Exercise objective | Your answer must contain each line of the listing in which "cellular" appears, copied in full.

BEGIN Dataset entries

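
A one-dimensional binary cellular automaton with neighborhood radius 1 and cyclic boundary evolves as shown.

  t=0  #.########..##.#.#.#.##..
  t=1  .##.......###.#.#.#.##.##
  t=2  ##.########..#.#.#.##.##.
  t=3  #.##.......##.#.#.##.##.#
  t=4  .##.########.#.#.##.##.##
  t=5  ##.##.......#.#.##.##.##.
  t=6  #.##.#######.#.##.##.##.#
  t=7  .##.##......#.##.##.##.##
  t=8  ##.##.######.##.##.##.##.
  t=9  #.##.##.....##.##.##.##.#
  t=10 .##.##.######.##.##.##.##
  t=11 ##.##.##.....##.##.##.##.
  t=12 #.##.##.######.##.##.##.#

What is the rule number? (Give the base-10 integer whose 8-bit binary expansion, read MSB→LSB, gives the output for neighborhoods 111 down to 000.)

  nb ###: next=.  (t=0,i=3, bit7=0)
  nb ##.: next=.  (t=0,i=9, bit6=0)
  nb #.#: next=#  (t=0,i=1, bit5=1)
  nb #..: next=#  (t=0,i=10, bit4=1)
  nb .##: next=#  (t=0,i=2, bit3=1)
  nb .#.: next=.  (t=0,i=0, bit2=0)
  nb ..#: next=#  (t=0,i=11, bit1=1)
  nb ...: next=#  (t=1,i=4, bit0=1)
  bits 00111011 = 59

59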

END Dataset entries
BEGIN Dataset entries

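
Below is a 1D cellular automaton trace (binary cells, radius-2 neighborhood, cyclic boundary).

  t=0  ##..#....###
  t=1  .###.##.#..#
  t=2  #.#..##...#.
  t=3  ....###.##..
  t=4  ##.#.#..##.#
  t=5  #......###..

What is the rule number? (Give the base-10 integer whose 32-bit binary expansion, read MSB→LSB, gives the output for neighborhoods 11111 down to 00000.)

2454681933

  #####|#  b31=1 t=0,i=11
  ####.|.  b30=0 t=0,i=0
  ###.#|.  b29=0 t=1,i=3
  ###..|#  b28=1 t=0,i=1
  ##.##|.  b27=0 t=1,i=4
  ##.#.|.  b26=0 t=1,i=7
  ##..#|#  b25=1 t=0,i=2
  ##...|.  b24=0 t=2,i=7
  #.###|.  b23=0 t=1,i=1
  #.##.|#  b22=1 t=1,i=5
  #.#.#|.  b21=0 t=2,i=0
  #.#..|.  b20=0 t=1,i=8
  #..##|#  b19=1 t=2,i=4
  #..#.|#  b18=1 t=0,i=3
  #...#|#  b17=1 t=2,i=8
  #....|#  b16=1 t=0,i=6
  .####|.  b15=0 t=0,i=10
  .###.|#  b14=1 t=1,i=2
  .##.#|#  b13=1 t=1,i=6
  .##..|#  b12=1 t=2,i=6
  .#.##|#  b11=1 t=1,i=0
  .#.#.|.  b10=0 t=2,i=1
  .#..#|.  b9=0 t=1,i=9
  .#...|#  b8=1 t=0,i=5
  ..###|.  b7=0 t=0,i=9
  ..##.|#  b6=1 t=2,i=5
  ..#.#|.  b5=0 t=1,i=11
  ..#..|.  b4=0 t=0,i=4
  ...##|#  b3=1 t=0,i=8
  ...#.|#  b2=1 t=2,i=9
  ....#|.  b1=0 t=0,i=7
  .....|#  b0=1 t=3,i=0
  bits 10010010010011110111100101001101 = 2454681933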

END Dataset entries

Answer to the problem |
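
A one-dimensional binary cellular automaton with neighborhood radius 1 and cyclic boundary evolves as shown.
Below is a 1D cellular automaton trace (binary cells, radius-2 neighborhood, cyclic boundary).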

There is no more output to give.